■ **RAW DATA**:
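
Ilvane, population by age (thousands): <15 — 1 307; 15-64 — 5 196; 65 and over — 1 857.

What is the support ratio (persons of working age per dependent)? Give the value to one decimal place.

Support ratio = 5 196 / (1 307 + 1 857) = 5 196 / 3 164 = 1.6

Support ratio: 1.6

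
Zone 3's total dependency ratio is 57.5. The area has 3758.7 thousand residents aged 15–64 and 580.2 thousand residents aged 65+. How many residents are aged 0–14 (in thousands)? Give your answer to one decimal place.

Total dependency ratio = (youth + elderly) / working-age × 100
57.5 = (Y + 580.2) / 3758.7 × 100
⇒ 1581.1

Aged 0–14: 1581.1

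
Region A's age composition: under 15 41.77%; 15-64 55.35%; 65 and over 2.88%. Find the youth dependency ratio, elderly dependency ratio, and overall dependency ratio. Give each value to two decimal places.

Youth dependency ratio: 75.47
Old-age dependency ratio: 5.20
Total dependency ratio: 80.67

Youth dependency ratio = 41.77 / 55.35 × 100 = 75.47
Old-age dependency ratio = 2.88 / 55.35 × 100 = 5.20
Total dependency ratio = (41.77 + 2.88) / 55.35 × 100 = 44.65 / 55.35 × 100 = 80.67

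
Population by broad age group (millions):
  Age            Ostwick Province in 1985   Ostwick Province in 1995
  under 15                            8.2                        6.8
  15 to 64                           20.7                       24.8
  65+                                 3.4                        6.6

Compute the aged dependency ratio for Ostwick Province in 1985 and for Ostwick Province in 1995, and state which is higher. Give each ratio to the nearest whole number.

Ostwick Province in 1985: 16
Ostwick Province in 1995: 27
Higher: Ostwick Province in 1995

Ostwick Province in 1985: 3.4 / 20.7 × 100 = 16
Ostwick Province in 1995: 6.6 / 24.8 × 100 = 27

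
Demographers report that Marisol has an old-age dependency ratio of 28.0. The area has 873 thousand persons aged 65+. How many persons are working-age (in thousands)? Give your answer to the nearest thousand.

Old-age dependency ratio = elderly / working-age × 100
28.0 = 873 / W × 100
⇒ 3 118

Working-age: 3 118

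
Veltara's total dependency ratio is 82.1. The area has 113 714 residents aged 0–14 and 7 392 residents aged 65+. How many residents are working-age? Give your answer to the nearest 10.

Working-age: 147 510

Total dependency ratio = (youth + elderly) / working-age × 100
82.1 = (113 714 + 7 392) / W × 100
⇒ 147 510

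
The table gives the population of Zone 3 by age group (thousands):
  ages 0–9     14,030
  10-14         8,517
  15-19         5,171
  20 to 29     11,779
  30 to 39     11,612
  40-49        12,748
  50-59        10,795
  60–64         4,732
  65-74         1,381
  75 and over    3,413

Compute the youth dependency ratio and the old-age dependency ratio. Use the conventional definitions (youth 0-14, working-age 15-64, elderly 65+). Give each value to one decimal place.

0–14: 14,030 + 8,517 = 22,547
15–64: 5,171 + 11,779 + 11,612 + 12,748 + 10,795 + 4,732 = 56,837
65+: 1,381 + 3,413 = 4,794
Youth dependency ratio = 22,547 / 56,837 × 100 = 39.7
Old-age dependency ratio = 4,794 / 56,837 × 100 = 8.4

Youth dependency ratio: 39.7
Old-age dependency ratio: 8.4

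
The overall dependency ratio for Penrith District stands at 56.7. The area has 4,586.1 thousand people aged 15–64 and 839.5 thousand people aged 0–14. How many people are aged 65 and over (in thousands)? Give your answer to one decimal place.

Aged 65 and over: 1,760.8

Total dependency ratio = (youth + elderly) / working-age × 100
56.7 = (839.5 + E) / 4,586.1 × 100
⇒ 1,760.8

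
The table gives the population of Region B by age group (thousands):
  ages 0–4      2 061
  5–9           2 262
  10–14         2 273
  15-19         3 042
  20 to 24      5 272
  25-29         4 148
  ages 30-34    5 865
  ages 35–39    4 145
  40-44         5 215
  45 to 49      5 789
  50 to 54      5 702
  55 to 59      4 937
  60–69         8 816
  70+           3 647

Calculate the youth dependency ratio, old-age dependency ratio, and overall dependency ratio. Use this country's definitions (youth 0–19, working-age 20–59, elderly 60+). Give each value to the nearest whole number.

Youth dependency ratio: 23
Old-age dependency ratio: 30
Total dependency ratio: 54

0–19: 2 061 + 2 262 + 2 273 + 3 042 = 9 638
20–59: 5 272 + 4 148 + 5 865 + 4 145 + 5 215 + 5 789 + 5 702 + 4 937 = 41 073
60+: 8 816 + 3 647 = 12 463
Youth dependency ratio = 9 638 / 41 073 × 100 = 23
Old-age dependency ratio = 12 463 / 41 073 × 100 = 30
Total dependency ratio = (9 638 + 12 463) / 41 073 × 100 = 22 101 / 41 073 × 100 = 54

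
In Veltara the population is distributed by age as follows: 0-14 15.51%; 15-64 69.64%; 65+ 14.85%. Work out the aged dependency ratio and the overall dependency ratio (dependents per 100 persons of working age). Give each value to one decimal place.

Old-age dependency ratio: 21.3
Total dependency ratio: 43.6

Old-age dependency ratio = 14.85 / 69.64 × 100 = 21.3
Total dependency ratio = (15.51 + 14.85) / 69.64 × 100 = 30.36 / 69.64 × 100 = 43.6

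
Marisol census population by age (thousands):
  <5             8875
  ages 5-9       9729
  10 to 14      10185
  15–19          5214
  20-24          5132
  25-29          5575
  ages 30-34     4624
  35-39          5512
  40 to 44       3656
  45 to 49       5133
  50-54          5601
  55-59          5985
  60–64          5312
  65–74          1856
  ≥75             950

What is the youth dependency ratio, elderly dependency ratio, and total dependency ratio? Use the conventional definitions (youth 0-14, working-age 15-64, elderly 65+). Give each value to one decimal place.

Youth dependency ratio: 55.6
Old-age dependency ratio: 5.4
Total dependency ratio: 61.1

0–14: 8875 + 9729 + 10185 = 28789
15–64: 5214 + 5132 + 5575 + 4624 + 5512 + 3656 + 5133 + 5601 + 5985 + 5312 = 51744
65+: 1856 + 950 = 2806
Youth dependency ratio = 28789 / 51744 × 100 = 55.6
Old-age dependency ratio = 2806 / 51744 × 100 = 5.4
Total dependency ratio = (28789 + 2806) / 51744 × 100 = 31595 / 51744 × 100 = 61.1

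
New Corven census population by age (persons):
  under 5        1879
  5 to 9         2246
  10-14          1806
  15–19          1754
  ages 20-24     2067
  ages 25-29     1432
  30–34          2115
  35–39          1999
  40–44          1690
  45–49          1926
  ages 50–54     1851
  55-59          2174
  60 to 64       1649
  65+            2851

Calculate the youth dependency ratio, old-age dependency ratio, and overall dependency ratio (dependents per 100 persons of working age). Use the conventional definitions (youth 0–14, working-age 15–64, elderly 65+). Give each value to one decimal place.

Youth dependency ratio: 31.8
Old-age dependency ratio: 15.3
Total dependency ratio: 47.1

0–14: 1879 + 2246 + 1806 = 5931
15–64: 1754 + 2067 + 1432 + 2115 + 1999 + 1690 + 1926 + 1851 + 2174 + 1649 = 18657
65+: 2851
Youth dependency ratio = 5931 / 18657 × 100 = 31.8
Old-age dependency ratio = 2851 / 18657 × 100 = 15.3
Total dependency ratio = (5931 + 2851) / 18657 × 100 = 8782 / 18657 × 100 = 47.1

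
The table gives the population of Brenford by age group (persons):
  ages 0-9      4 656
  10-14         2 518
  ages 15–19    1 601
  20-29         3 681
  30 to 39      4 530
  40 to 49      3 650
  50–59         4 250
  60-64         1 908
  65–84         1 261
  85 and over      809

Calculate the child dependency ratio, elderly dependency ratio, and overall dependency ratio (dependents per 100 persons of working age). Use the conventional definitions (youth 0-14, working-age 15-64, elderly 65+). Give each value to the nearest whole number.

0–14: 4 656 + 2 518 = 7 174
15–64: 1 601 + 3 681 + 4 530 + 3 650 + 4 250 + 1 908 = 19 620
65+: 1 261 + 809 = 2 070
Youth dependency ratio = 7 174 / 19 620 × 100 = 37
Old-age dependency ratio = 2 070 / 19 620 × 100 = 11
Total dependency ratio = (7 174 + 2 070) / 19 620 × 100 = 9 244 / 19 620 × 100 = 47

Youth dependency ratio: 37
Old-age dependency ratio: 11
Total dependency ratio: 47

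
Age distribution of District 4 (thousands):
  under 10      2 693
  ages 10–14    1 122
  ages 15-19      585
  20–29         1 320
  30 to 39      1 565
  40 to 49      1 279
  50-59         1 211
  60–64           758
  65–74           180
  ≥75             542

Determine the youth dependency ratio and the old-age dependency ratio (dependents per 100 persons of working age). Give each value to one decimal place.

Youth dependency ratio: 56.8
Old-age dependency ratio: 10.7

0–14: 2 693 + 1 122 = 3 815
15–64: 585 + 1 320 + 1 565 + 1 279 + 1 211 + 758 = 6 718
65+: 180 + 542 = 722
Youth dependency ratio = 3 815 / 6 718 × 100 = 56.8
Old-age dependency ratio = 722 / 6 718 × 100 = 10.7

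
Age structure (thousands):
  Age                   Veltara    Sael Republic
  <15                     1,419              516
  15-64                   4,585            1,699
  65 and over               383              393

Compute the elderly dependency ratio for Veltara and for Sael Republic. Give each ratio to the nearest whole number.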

■ **EXERCISE INSTRUCTIONS**:
Write down every line of the data above that includes the string "census".

■ **EXPECTED OUTPUT**:
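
Marisol census population by age (thousands):
New Corven census population by age (persons):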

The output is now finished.